Your goal >> Word for word, copy all of the entries.

Data for review >>

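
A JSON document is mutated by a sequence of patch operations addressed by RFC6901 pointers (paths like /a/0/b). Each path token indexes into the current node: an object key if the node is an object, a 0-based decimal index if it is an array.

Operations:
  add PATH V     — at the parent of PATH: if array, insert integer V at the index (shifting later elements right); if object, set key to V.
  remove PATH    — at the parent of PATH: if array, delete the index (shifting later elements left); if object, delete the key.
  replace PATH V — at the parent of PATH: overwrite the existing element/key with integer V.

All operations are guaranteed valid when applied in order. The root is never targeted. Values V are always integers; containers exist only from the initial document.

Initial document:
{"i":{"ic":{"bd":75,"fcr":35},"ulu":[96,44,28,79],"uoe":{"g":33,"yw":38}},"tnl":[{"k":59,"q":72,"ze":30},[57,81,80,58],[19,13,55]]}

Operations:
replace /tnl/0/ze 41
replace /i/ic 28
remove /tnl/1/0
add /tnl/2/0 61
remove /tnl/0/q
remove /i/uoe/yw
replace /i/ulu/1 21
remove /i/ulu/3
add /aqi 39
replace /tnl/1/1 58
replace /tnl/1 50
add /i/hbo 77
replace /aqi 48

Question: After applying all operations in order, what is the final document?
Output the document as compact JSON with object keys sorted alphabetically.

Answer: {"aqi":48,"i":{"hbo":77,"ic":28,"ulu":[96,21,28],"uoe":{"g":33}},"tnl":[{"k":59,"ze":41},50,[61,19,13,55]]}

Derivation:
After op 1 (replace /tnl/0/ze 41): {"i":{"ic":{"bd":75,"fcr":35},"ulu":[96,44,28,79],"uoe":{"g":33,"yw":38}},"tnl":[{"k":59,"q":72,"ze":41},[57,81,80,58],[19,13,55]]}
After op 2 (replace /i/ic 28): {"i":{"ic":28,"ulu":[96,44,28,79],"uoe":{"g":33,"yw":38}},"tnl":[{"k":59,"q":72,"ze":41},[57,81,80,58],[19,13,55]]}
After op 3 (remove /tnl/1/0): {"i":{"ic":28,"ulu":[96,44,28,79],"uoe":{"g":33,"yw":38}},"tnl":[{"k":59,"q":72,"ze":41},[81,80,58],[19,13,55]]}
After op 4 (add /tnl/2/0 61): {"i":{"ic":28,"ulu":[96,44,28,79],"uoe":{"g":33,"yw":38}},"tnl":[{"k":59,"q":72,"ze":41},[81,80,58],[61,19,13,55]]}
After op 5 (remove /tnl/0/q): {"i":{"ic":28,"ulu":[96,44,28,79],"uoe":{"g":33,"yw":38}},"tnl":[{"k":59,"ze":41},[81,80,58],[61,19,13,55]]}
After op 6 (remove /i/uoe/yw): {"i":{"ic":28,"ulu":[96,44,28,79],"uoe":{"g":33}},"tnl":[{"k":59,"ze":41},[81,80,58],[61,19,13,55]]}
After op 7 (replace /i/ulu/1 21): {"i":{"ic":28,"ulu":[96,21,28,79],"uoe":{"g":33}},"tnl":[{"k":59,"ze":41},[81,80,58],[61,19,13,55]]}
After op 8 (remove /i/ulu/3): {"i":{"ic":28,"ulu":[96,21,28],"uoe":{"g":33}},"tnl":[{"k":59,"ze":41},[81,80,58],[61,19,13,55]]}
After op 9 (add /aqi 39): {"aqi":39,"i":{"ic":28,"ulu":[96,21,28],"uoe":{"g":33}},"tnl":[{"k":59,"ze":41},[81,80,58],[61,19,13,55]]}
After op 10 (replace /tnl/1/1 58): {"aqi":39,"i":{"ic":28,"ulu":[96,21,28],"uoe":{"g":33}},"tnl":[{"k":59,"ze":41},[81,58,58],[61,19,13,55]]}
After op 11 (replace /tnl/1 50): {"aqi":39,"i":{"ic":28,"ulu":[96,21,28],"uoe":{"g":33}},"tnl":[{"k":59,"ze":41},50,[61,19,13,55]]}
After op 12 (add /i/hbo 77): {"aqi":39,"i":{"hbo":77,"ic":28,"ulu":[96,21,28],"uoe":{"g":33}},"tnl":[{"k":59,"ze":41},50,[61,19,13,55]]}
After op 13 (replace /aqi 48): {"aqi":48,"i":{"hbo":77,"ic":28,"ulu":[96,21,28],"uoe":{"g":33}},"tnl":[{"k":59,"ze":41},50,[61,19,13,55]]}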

Result of this exercise >>
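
A JSON document is mutated by a sequence of patch operations addressed by RFC6901 pointers (paths like /a/0/b). Each path token indexes into the current node: an object key if the node is an object, a 0-based decimal index if it is an array.

Operations:
  add PATH V     — at the parent of PATH: if array, insert integer V at the index (shifting later elements right); if object, set key to V.
  remove PATH    — at the parent of PATH: if array, delete the index (shifting later elements left); if object, delete the key.
  replace PATH V — at the parent of PATH: overwrite the existing element/key with integer V.

All operations are guaranteed valid when applied in order. The root is never targeted. Values V are always integers; containers exist only from the initial document.

Initial document:
{"i":{"ic":{"bd":75,"fcr":35},"ulu":[96,44,28,79],"uoe":{"g":33,"yw":38}},"tnl":[{"k":59,"q":72,"ze":30},[57,81,80,58],[19,13,55]]}

Operations:
replace /tnl/0/ze 41
replace /i/ic 28
remove /tnl/1/0
add /tnl/2/0 61
remove /tnl/0/q
remove /i/uoe/yw
replace /i/ulu/1 21
remove /i/ulu/3
add /aqi 39
replace /tnl/1/1 58
replace /tnl/1 50
add /i/hbo 77
replace /aqi 48

Question: After applying all operations in order, what is the final document?
Output the document as compact JSON with object keys sorted alphabetically.

Answer: {"aqi":48,"i":{"hbo":77,"ic":28,"ulu":[96,21,28],"uoe":{"g":33}},"tnl":[{"k":59,"ze":41},50,[61,19,13,55]]}

Derivation:
After op 1 (replace /tnl/0/ze 41): {"i":{"ic":{"bd":75,"fcr":35},"ulu":[96,44,28,79],"uoe":{"g":33,"yw":38}},"tnl":[{"k":59,"q":72,"ze":41},[57,81,80,58],[19,13,55]]}
After op 2 (replace /i/ic 28): {"i":{"ic":28,"ulu":[96,44,28,79],"uoe":{"g":33,"yw":38}},"tnl":[{"k":59,"q":72,"ze":41},[57,81,80,58],[19,13,55]]}
After op 3 (remove /tnl/1/0): {"i":{"ic":28,"ulu":[96,44,28,79],"uoe":{"g":33,"yw":38}},"tnl":[{"k":59,"q":72,"ze":41},[81,80,58],[19,13,55]]}
After op 4 (add /tnl/2/0 61): {"i":{"ic":28,"ulu":[96,44,28,79],"uoe":{"g":33,"yw":38}},"tnl":[{"k":59,"q":72,"ze":41},[81,80,58],[61,19,13,55]]}
After op 5 (remove /tnl/0/q): {"i":{"ic":28,"ulu":[96,44,28,79],"uoe":{"g":33,"yw":38}},"tnl":[{"k":59,"ze":41},[81,80,58],[61,19,13,55]]}
After op 6 (remove /i/uoe/yw): {"i":{"ic":28,"ulu":[96,44,28,79],"uoe":{"g":33}},"tnl":[{"k":59,"ze":41},[81,80,58],[61,19,13,55]]}
After op 7 (replace /i/ulu/1 21): {"i":{"ic":28,"ulu":[96,21,28,79],"uoe":{"g":33}},"tnl":[{"k":59,"ze":41},[81,80,58],[61,19,13,55]]}
After op 8 (remove /i/ulu/3): {"i":{"ic":28,"ulu":[96,21,28],"uoe":{"g":33}},"tnl":[{"k":59,"ze":41},[81,80,58],[61,19,13,55]]}
After op 9 (add /aqi 39): {"aqi":39,"i":{"ic":28,"ulu":[96,21,28],"uoe":{"g":33}},"tnl":[{"k":59,"ze":41},[81,80,58],[61,19,13,55]]}
After op 10 (replace /tnl/1/1 58): {"aqi":39,"i":{"ic":28,"ulu":[96,21,28],"uoe":{"g":33}},"tnl":[{"k":59,"ze":41},[81,58,58],[61,19,13,55]]}
After op 11 (replace /tnl/1 50): {"aqi":39,"i":{"ic":28,"ulu":[96,21,28],"uoe":{"g":33}},"tnl":[{"k":59,"ze":41},50,[61,19,13,55]]}
After op 12 (add /i/hbo 77): {"aqi":39,"i":{"hbo":77,"ic":28,"ulu":[96,21,28],"uoe":{"g":33}},"tnl":[{"k":59,"ze":41},50,[61,19,13,55]]}
After op 13 (replace /aqi 48): {"aqi":48,"i":{"hbo":77,"ic":28,"ulu":[96,21,28],"uoe":{"g":33}},"tnl":[{"k":59,"ze":41},50,[61,19,13,55]]}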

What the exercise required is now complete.